Aim of the exercise => Copy out again, unchanged, the listing below from the line that has "k_att=1/4, and k_rep=7." through the line that has "k_att=5/4, k_rep=33, robot".

Data to examine =>
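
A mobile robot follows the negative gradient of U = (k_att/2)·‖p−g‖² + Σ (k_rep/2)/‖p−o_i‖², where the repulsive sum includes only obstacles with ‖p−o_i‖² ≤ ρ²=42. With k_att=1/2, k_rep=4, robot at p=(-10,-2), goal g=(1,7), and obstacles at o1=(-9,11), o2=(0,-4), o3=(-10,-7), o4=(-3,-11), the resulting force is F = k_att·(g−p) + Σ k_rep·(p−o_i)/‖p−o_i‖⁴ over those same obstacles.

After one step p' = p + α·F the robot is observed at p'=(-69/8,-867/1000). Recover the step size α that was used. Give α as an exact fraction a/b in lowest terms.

F_att = 1/2·(g−p) = 1/2·(11,9) = (5.5000,4.5000)
o1: d²=170 > ρ²=42 → inactive
o2: d²=104 > ρ²=42 → inactive
o3: d²=25 ≤ ρ²=42; F_rep = 4·(0,5)/25² = (0.0000,0.0320)
o4: d²=130 > ρ²=42 → inactive
F = F_att + ΣF_rep = (5.5000,4.5320)
Δp = p'−p = (1.3750,1.1330); α = Δx/Fx = (11/8) / (11/2) = 1/4
check: Δy/Fy = (1133/1000) / (1133/250) = 1/4 ✓

α = 1/4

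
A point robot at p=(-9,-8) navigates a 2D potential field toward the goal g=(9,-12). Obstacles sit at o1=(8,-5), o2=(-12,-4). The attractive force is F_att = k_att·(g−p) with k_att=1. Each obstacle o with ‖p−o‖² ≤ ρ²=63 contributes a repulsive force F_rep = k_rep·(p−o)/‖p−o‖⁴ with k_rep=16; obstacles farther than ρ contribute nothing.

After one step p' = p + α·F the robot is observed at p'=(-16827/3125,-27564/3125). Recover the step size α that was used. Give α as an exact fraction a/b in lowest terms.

F_att = 1·(g−p) = 1·(18,-4) = (18.0000,-4.0000)
o1: d²=298 > ρ²=63 → inactive
o2: d²=25 ≤ ρ²=63; F_rep = 16·(3,-4)/25² = (0.0768,-0.1024)
F = F_att + ΣF_rep = (18.0768,-4.1024)
Δp = p'−p = (3.6154,-0.8205); α = Δx/Fx = (11298/3125) / (11298/625) = 1/5
check: Δy/Fy = (-2564/3125) / (-2564/625) = 1/5 ✓

α = 1/5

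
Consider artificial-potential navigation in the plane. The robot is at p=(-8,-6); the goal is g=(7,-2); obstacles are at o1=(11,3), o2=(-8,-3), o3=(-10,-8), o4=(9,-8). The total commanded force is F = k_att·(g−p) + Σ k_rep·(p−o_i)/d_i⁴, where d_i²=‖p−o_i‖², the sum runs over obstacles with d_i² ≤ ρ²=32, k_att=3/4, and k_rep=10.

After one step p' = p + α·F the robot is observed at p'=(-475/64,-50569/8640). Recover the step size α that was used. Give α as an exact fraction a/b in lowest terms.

α = 1/20

F_att = 3/4·(g−p) = 3/4·(15,4) = (11.2500,3.0000)
o1: d²=442 > ρ²=32 → inactive
o2: d²=9 ≤ ρ²=32; F_rep = 10·(0,-3)/9² = (0.0000,-0.3704)
o3: d²=8 ≤ ρ²=32; F_rep = 10·(2,2)/8² = (0.3125,0.3125)
o4: d²=293 > ρ²=32 → inactive
F = F_att + ΣF_rep = (11.5625,2.9421)
Δp = p'−p = (0.5781,0.1471); α = Δx/Fx = (37/64) / (185/16) = 1/20
check: Δy/Fy = (1271/8640) / (1271/432) = 1/20 ✓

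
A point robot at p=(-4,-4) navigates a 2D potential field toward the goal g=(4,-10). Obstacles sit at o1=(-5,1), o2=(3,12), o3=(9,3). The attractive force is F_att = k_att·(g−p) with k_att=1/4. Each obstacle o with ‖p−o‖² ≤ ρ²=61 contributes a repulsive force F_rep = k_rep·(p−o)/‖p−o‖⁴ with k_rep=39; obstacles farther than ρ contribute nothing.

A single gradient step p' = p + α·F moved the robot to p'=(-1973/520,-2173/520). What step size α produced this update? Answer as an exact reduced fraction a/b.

α = 1/10

F_att = 1/4·(g−p) = 1/4·(8,-6) = (2.0000,-1.5000)
o1: d²=26 ≤ ρ²=61; F_rep = 39·(1,-5)/26² = (0.0577,-0.2885)
o2: d²=305 > ρ²=61 → inactive
o3: d²=218 > ρ²=61 → inactive
F = F_att + ΣF_rep = (2.0577,-1.7885)
Δp = p'−p = (0.2058,-0.1788); α = Δx/Fx = (107/520) / (107/52) = 1/10
check: Δy/Fy = (-93/520) / (-93/52) = 1/10 ✓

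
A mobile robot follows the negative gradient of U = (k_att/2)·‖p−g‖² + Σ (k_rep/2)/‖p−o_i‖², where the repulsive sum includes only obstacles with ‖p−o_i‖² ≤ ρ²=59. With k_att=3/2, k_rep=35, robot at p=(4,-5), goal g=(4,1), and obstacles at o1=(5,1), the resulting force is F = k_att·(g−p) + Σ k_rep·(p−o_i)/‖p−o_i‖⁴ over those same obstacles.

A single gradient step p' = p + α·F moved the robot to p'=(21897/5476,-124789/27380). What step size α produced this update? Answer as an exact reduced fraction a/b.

F_att = 3/2·(g−p) = 3/2·(0,6) = (0.0000,9.0000)
o1: d²=37 ≤ ρ²=59; F_rep = 35·(-1,-6)/37² = (-0.0256,-0.1534)
F = F_att + ΣF_rep = (-0.0256,8.8466)
Δp = p'−p = (-0.0013,0.4423); α = Δx/Fx = (-7/5476) / (-35/1369) = 1/20
check: Δy/Fy = (12111/27380) / (12111/1369) = 1/20 ✓

α = 1/20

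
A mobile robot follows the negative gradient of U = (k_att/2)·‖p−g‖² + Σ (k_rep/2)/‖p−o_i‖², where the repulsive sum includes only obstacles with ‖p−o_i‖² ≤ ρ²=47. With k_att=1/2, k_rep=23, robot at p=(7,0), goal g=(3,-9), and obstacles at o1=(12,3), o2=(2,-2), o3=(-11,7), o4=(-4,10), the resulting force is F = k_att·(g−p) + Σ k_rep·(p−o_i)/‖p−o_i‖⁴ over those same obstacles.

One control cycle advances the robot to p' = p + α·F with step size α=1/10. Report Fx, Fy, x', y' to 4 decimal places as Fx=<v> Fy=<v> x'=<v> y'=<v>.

F_att = 1/2·(g−p) = 1/2·(-4,-9) = (-2.0000,-4.5000)
o1: d²=34 ≤ ρ²=47; F_rep = 23·(-5,-3)/34² = (-0.0995,-0.0597)
o2: d²=29 ≤ ρ²=47; F_rep = 23·(5,2)/29² = (0.1367,0.0547)
o3: d²=373 > ρ²=47 → inactive
o4: d²=221 > ρ²=47 → inactive
F = F_att + ΣF_rep = (-1.9627,-4.5050)
p' = p + 1/10·F = (6.8037,-0.4505)

Fx=-1.9627 Fy=-4.5050 x'=6.8037 y'=-0.4505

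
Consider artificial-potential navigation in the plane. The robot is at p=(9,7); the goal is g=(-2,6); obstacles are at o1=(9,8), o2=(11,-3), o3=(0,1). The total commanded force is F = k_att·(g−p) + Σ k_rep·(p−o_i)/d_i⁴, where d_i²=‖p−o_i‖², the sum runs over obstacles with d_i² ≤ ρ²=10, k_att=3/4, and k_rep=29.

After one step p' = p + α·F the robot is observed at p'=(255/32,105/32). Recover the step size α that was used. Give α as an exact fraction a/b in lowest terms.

α = 1/8

F_att = 3/4·(g−p) = 3/4·(-11,-1) = (-8.2500,-0.7500)
o1: d²=1 ≤ ρ²=10; F_rep = 29·(0,-1)/1² = (0.0000,-29.0000)
o2: d²=104 > ρ²=10 → inactive
o3: d²=117 > ρ²=10 → inactive
F = F_att + ΣF_rep = (-8.2500,-29.7500)
Δp = p'−p = (-1.0312,-3.7188); α = Δx/Fx = (-33/32) / (-33/4) = 1/8
check: Δy/Fy = (-119/32) / (-119/4) = 1/8 ✓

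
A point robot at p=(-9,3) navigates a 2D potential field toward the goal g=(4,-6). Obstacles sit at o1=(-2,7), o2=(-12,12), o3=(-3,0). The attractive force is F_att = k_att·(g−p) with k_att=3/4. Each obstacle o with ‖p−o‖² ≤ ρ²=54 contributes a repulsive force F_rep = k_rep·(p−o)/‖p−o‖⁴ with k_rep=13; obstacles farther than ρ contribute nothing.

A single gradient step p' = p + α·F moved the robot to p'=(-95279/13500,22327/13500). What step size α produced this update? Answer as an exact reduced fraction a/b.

α = 1/5

F_att = 3/4·(g−p) = 3/4·(13,-9) = (9.7500,-6.7500)
o1: d²=65 > ρ²=54 → inactive
o2: d²=90 > ρ²=54 → inactive
o3: d²=45 ≤ ρ²=54; F_rep = 13·(-6,3)/45² = (-0.0385,0.0193)
F = F_att + ΣF_rep = (9.7115,-6.7307)
Δp = p'−p = (1.9423,-1.3461); α = Δx/Fx = (26221/13500) / (26221/2700) = 1/5
check: Δy/Fy = (-18173/13500) / (-18173/2700) = 1/5 ✓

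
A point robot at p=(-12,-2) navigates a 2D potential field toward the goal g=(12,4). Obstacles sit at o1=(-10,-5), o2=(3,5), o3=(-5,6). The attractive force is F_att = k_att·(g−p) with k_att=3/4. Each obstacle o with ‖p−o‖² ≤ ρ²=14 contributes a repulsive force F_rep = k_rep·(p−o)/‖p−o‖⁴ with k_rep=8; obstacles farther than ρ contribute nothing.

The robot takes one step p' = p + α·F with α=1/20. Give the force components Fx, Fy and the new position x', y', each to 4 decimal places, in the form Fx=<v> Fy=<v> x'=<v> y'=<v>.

Fx=17.9053 Fy=4.6420 x'=-11.1047 y'=-1.7679

F_att = 3/4·(g−p) = 3/4·(24,6) = (18.0000,4.5000)
o1: d²=13 ≤ ρ²=14; F_rep = 8·(-2,3)/13² = (-0.0947,0.1420)
o2: d²=274 > ρ²=14 → inactive
o3: d²=113 > ρ²=14 → inactive
F = F_att + ΣF_rep = (17.9053,4.6420)
p' = p + 1/20·F = (-11.1047,-1.7679)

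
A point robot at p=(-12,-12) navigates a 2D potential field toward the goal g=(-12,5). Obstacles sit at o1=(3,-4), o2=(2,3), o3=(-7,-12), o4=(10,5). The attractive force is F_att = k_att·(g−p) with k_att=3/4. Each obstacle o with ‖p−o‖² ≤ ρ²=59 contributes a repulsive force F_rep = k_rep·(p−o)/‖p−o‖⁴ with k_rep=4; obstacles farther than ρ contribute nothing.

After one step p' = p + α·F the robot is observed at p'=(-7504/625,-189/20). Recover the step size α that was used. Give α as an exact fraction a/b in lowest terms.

α = 1/5

F_att = 3/4·(g−p) = 3/4·(0,17) = (0.0000,12.7500)
o1: d²=289 > ρ²=59 → inactive
o2: d²=421 > ρ²=59 → inactive
o3: d²=25 ≤ ρ²=59; F_rep = 4·(-5,0)/25² = (-0.0320,0.0000)
o4: d²=773 > ρ²=59 → inactive
F = F_att + ΣF_rep = (-0.0320,12.7500)
Δp = p'−p = (-0.0064,2.5500); α = Δx/Fx = (-4/625) / (-4/125) = 1/5
check: Δy/Fy = (51/20) / (51/4) = 1/5 ✓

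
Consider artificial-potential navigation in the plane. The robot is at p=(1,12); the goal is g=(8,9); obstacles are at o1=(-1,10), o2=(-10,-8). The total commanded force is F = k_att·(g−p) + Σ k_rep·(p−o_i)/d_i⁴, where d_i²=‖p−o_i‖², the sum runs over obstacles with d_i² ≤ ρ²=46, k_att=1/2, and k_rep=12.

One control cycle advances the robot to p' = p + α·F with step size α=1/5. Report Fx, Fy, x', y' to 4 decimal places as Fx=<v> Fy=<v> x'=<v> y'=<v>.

F_att = 1/2·(g−p) = 1/2·(7,-3) = (3.5000,-1.5000)
o1: d²=8 ≤ ρ²=46; F_rep = 12·(2,2)/8² = (0.3750,0.3750)
o2: d²=521 > ρ²=46 → inactive
F = F_att + ΣF_rep = (3.8750,-1.1250)
p' = p + 1/5·F = (1.7750,11.7750)

Fx=3.8750 Fy=-1.1250 x'=1.7750 y'=11.7750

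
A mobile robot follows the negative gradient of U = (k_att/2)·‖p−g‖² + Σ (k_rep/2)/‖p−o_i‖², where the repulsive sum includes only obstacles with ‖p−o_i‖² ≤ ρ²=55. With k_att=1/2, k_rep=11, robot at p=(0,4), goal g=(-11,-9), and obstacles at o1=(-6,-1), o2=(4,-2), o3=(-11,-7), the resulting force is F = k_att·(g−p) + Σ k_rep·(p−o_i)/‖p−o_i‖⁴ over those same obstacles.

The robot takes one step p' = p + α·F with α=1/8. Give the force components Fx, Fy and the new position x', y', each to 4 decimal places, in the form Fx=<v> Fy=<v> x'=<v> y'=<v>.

Fx=-5.5163 Fy=-6.4756 x'=-0.6895 y'=3.1906

F_att = 1/2·(g−p) = 1/2·(-11,-13) = (-5.5000,-6.5000)
o1: d²=61 > ρ²=55 → inactive
o2: d²=52 ≤ ρ²=55; F_rep = 11·(-4,6)/52² = (-0.0163,0.0244)
o3: d²=242 > ρ²=55 → inactive
F = F_att + ΣF_rep = (-5.5163,-6.4756)
p' = p + 1/8·F = (-0.6895,3.1906)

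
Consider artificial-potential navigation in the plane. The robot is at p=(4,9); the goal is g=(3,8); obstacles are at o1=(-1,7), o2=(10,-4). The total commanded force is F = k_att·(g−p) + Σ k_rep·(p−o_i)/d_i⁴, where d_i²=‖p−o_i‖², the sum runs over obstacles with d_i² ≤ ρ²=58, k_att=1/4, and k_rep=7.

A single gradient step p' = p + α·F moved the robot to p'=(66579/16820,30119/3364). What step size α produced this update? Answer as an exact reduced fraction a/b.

F_att = 1/4·(g−p) = 1/4·(-1,-1) = (-0.2500,-0.2500)
o1: d²=29 ≤ ρ²=58; F_rep = 7·(5,2)/29² = (0.0416,0.0166)
o2: d²=205 > ρ²=58 → inactive
F = F_att + ΣF_rep = (-0.2084,-0.2334)
Δp = p'−p = (-0.0417,-0.0467); α = Δx/Fx = (-701/16820) / (-701/3364) = 1/5
check: Δy/Fy = (-157/3364) / (-785/3364) = 1/5 ✓

α = 1/5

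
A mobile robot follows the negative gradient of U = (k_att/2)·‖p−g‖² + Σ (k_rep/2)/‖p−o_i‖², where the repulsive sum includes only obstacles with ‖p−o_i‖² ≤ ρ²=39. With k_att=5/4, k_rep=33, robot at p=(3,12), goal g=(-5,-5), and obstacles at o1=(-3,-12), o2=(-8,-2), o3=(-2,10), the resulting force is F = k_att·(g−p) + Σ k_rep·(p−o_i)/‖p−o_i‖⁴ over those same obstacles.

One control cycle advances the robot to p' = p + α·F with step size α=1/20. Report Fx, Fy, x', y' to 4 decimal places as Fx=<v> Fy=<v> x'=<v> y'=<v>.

F_att = 5/4·(g−p) = 5/4·(-8,-17) = (-10.0000,-21.2500)
o1: d²=612 > ρ²=39 → inactive
o2: d²=317 > ρ²=39 → inactive
o3: d²=29 ≤ ρ²=39; F_rep = 33·(5,2)/29² = (0.1962,0.0785)
F = F_att + ΣF_rep = (-9.8038,-21.1715)
p' = p + 1/20·F = (2.5098,10.9414)

Fx=-9.8038 Fy=-21.1715 x'=2.5098 y'=10.9414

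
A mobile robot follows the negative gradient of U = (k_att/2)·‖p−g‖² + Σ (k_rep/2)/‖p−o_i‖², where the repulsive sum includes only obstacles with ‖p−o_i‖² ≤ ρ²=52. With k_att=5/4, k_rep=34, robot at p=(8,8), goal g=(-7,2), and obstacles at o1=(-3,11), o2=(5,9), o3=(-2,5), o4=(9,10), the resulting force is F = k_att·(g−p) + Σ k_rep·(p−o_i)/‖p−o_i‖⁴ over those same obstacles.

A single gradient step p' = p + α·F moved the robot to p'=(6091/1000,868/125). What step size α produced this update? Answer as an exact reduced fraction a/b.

F_att = 5/4·(g−p) = 5/4·(-15,-6) = (-18.7500,-7.5000)
o1: d²=130 > ρ²=52 → inactive
o2: d²=10 ≤ ρ²=52; F_rep = 34·(3,-1)/10² = (1.0200,-0.3400)
o3: d²=109 > ρ²=52 → inactive
o4: d²=5 ≤ ρ²=52; F_rep = 34·(-1,-2)/5² = (-1.3600,-2.7200)
F = F_att + ΣF_rep = (-19.0900,-10.5600)
Δp = p'−p = (-1.9090,-1.0560); α = Δx/Fx = (-1909/1000) / (-1909/100) = 1/10
check: Δy/Fy = (-132/125) / (-264/25) = 1/10 ✓

α = 1/10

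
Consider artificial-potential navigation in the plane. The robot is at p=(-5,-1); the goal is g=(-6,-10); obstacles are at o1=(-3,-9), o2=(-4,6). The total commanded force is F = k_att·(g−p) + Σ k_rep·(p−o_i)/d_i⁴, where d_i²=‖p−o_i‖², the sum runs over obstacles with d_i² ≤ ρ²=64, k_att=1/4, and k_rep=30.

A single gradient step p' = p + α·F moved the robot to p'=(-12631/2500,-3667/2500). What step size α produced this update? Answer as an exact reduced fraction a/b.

α = 1/5

F_att = 1/4·(g−p) = 1/4·(-1,-9) = (-0.2500,-2.2500)
o1: d²=68 > ρ²=64 → inactive
o2: d²=50 ≤ ρ²=64; F_rep = 30·(-1,-7)/50² = (-0.0120,-0.0840)
F = F_att + ΣF_rep = (-0.2620,-2.3340)
Δp = p'−p = (-0.0524,-0.4668); α = Δx/Fx = (-131/2500) / (-131/500) = 1/5
check: Δy/Fy = (-1167/2500) / (-1167/500) = 1/5 ✓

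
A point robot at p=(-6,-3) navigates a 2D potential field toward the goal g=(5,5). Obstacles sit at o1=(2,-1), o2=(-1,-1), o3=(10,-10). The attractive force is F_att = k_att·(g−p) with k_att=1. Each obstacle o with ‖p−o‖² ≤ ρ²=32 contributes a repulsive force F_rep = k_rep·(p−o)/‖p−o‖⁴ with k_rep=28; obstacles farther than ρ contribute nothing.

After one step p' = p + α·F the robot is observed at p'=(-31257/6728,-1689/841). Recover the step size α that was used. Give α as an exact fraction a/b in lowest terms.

F_att = 1·(g−p) = 1·(11,8) = (11.0000,8.0000)
o1: d²=68 > ρ²=32 → inactive
o2: d²=29 ≤ ρ²=32; F_rep = 28·(-5,-2)/29² = (-0.1665,-0.0666)
o3: d²=305 > ρ²=32 → inactive
F = F_att + ΣF_rep = (10.8335,7.9334)
Δp = p'−p = (1.3542,0.9917); α = Δx/Fx = (9111/6728) / (9111/841) = 1/8
check: Δy/Fy = (834/841) / (6672/841) = 1/8 ✓

α = 1/8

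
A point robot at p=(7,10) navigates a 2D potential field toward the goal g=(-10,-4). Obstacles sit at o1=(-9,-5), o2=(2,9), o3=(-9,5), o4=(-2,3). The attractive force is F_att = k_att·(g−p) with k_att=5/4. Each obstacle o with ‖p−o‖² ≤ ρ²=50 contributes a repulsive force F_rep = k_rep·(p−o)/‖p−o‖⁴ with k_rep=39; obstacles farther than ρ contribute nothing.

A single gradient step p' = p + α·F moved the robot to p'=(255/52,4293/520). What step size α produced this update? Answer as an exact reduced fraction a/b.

F_att = 5/4·(g−p) = 5/4·(-17,-14) = (-21.2500,-17.5000)
o1: d²=481 > ρ²=50 → inactive
o2: d²=26 ≤ ρ²=50; F_rep = 39·(5,1)/26² = (0.2885,0.0577)
o3: d²=281 > ρ²=50 → inactive
o4: d²=130 > ρ²=50 → inactive
F = F_att + ΣF_rep = (-20.9615,-17.4423)
Δp = p'−p = (-2.0962,-1.7442); α = Δx/Fx = (-109/52) / (-545/26) = 1/10
check: Δy/Fy = (-907/520) / (-907/52) = 1/10 ✓

α = 1/10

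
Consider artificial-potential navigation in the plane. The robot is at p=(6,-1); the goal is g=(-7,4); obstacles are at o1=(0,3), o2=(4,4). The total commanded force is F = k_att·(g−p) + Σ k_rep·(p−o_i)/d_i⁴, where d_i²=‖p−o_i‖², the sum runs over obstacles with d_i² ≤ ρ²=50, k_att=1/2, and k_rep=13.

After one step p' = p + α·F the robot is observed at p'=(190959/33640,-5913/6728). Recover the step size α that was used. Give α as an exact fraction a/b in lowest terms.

F_att = 1/2·(g−p) = 1/2·(-13,5) = (-6.5000,2.5000)
o1: d²=52 > ρ²=50 → inactive
o2: d²=29 ≤ ρ²=50; F_rep = 13·(2,-5)/29² = (0.0309,-0.0773)
F = F_att + ΣF_rep = (-6.4691,2.4227)
Δp = p'−p = (-0.3235,0.1211); α = Δx/Fx = (-10881/33640) / (-10881/1682) = 1/20
check: Δy/Fy = (815/6728) / (4075/1682) = 1/20 ✓

α = 1/20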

Result below =>
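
Consider artificial-potential navigation in the plane. The robot is at p=(4,9); the goal is g=(3,8); obstacles are at o1=(-1,7), o2=(10,-4). The total commanded force is F = k_att·(g−p) + Σ k_rep·(p−o_i)/d_i⁴, where d_i²=‖p−o_i‖², the sum runs over obstacles with d_i² ≤ ρ²=58, k_att=1/4, and k_rep=7.

A single gradient step p' = p + α·F moved the robot to p'=(66579/16820,30119/3364). What step size α produced this update? Answer as an exact reduced fraction a/b.

F_att = 1/4·(g−p) = 1/4·(-1,-1) = (-0.2500,-0.2500)
o1: d²=29 ≤ ρ²=58; F_rep = 7·(5,2)/29² = (0.0416,0.0166)
o2: d²=205 > ρ²=58 → inactive
F = F_att + ΣF_rep = (-0.2084,-0.2334)
Δp = p'−p = (-0.0417,-0.0467); α = Δx/Fx = (-701/16820) / (-701/3364) = 1/5
check: Δy/Fy = (-157/3364) / (-785/3364) = 1/5 ✓

α = 1/5

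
A mobile robot follows the negative gradient of U = (k_att/2)·‖p−g‖² + Σ (k_rep/2)/‖p−o_i‖², where the repulsive sum includes only obstacles with ‖p−o_i‖² ≤ ρ²=39. With k_att=5/4, k_rep=33, robot at p=(3,12), goal g=(-5,-5), and obstacles at o1=(-3,-12), o2=(-8,-2), o3=(-2,10), the resulting force is F = k_att·(g−p) + Σ k_rep·(p−o_i)/‖p−o_i‖⁴ over those same obstacles.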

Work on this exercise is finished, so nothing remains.